_Dataset entries_:
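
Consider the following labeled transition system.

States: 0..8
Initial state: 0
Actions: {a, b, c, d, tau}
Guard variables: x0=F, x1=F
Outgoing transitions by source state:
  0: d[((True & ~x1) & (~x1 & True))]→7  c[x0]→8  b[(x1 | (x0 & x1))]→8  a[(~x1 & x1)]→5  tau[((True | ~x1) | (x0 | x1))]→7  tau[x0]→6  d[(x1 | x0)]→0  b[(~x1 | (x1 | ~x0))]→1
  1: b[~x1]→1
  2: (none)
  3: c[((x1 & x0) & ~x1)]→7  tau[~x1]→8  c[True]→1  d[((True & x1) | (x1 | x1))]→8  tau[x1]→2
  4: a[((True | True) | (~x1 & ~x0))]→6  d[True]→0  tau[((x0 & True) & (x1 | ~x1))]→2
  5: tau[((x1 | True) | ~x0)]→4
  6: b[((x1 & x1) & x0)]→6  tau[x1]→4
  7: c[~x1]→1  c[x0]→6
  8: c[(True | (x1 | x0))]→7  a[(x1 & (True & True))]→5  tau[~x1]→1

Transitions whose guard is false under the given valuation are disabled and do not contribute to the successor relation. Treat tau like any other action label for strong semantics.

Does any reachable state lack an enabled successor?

Reachable = {0,1,7}
  0: b→1  d→7  tau→7  [deg 3]
  1: b→1  [deg 1]
  7: c→1  [deg 1]

Answer: DEADLOCK-FREE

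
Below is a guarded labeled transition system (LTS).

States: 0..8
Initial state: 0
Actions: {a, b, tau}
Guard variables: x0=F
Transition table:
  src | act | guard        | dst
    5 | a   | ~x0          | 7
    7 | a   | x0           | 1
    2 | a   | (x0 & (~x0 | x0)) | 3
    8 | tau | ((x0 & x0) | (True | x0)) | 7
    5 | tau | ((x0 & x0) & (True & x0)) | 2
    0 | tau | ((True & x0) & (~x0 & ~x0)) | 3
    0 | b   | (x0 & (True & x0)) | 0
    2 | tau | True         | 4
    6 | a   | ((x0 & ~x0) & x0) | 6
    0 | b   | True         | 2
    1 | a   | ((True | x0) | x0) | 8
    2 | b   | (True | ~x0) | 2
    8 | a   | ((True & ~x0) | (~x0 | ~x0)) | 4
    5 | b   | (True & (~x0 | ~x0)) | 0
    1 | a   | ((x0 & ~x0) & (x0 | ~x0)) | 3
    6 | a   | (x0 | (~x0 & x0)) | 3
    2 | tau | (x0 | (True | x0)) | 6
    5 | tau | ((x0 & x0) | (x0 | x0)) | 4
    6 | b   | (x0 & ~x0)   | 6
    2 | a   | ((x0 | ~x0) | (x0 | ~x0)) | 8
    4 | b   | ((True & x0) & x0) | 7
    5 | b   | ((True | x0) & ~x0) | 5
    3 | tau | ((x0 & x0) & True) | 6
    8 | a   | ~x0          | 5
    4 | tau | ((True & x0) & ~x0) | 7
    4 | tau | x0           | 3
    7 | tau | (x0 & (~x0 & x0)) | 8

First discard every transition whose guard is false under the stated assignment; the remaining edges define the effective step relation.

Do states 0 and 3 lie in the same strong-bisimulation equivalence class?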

_EXERCISE DETAILS_: From the data above, reproduce word for word the lines running from the line with "8: c[(True |" to the line with "First discard every", ends included.

_EXERCISE RESULT_:
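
  8: c[(True | (x1 | x0))]→7  a[(x1 & (True & True))]→5  tau[~x1]→1

Transitions whose guard is false under the given valuation are disabled and do not contribute to the successor relation. Treat tau like any other action label for strong semantics.

Does any reachable state lack an enabled successor?

Reachable = {0,1,7}
  0: b→1  d→7  tau→7  [deg 3]
  1: b→1  [deg 1]
  7: c→1  [deg 1]

Answer: DEADLOCK-FREE

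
Below is a guarded labeled transition system (LTS).

States: 0..8
Initial state: 0
Actions: {a, b, tau}
Guard variables: x0=F
Transition table:
  src | act | guard        | dst
    5 | a   | ~x0          | 7
    7 | a   | x0           | 1
    2 | a   | (x0 & (~x0 | x0)) | 3
    8 | tau | ((x0 & x0) | (True | x0)) | 7
    5 | tau | ((x0 & x0) & (True & x0)) | 2
    0 | tau | ((True & x0) & (~x0 & ~x0)) | 3
    0 | b   | (x0 & (True & x0)) | 0
    2 | tau | True         | 4
    6 | a   | ((x0 & ~x0) & x0) | 6
    0 | b   | True         | 2
    1 | a   | ((True | x0) | x0) | 8
    2 | b   | (True | ~x0) | 2
    8 | a   | ((True & ~x0) | (~x0 | ~x0)) | 4
    5 | b   | (True & (~x0 | ~x0)) | 0
    1 | a   | ((x0 & ~x0) & (x0 | ~x0)) | 3
    6 | a   | (x0 | (~x0 & x0)) | 3
    2 | tau | (x0 | (True | x0)) | 6
    5 | tau | ((x0 & x0) | (x0 | x0)) | 4
    6 | b   | (x0 & ~x0)   | 6
    2 | a   | ((x0 | ~x0) | (x0 | ~x0)) | 8
    4 | b   | ((True & x0) & x0) | 7
    5 | b   | ((True | x0) & ~x0) | 5
    3 | tau | ((x0 & x0) & True) | 6
    8 | a   | ~x0          | 5
    4 | tau | ((True & x0) & ~x0) | 7
    4 | tau | x0           | 3
    7 | tau | (x0 & (~x0 & x0)) | 8

First discard every transition whose guard is false under the stated assignment; the remaining edges define the effective step relation.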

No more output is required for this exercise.